EXERCISE DETAILS
Give back the full data, retyped precisely.

MATERIALS PROVIDED

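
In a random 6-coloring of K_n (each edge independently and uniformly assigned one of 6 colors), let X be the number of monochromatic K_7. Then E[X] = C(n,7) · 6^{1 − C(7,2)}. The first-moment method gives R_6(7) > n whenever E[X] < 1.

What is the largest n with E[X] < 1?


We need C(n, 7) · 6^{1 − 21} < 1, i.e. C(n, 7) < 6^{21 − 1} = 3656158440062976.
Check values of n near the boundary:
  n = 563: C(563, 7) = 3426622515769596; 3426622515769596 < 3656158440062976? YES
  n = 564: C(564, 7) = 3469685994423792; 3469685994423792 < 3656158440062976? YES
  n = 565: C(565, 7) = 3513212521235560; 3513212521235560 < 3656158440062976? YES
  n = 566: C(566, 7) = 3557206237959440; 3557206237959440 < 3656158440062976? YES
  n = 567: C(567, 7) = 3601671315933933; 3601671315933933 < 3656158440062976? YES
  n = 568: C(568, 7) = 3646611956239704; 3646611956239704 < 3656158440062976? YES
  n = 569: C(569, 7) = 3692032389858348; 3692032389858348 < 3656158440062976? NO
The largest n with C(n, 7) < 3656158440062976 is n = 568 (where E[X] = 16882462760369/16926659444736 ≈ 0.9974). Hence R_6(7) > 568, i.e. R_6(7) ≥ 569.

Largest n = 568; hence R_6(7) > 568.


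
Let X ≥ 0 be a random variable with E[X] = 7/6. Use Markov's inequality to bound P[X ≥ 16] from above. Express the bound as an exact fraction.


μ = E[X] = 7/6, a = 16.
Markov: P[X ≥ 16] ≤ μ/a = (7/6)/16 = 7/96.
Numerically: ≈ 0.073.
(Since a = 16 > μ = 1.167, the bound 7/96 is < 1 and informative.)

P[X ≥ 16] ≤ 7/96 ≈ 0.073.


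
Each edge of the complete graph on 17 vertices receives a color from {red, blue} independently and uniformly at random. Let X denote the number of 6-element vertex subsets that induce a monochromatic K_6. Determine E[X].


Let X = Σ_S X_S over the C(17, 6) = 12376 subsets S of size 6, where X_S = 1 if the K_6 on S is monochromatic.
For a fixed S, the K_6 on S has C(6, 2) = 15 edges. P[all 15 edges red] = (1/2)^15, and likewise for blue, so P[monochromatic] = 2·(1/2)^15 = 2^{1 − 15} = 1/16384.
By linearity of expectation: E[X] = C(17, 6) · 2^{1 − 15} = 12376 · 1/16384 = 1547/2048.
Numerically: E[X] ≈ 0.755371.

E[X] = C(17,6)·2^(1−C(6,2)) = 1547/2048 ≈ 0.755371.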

RESPONSE AREA
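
In a random 6-coloring of K_n (each edge independently and uniformly assigned one of 6 colors), let X be the number of monochromatic K_7. Then E[X] = C(n,7) · 6^{1 − C(7,2)}. The first-moment method gives R_6(7) > n whenever E[X] < 1.

What is the largest n with E[X] < 1?


We need C(n, 7) · 6^{1 − 21} < 1, i.e. C(n, 7) < 6^{21 − 1} = 3656158440062976.
Check values of n near the boundary:
  n = 563: C(563, 7) = 3426622515769596; 3426622515769596 < 3656158440062976? YES
  n = 564: C(564, 7) = 3469685994423792; 3469685994423792 < 3656158440062976? YES
  n = 565: C(565, 7) = 3513212521235560; 3513212521235560 < 3656158440062976? YES
  n = 566: C(566, 7) = 3557206237959440; 3557206237959440 < 3656158440062976? YES
  n = 567: C(567, 7) = 3601671315933933; 3601671315933933 < 3656158440062976? YES
  n = 568: C(568, 7) = 3646611956239704; 3646611956239704 < 3656158440062976? YES
  n = 569: C(569, 7) = 3692032389858348; 3692032389858348 < 3656158440062976? NO
The largest n with C(n, 7) < 3656158440062976 is n = 568 (where E[X] = 16882462760369/16926659444736 ≈ 0.9974). Hence R_6(7) > 568, i.e. R_6(7) ≥ 569.

Largest n = 568; hence R_6(7) > 568.


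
Let X ≥ 0 be a random variable with E[X] = 7/6. Use Markov's inequality to bound P[X ≥ 16] from above. Express the bound as an exact fraction.


μ = E[X] = 7/6, a = 16.
Markov: P[X ≥ 16] ≤ μ/a = (7/6)/16 = 7/96.
Numerically: ≈ 0.073.
(Since a = 16 > μ = 1.167, the bound 7/96 is < 1 and informative.)

P[X ≥ 16] ≤ 7/96 ≈ 0.073.


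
Each edge of the complete graph on 17 vertices receives a color from {red, blue} independently and uniformly at random. Let X denote the number of 6-element vertex subsets that induce a monochromatic K_6. Determine E[X].


Let X = Σ_S X_S over the C(17, 6) = 12376 subsets S of size 6, where X_S = 1 if the K_6 on S is monochromatic.
For a fixed S, the K_6 on S has C(6, 2) = 15 edges. P[all 15 edges red] = (1/2)^15, and likewise for blue, so P[monochromatic] = 2·(1/2)^15 = 2^{1 − 15} = 1/16384.
By linearity of expectation: E[X] = C(17, 6) · 2^{1 − 15} = 12376 · 1/16384 = 1547/2048.
Numerically: E[X] ≈ 0.755371.

E[X] = C(17,6)·2^(1−C(6,2)) = 1547/2048 ≈ 0.755371.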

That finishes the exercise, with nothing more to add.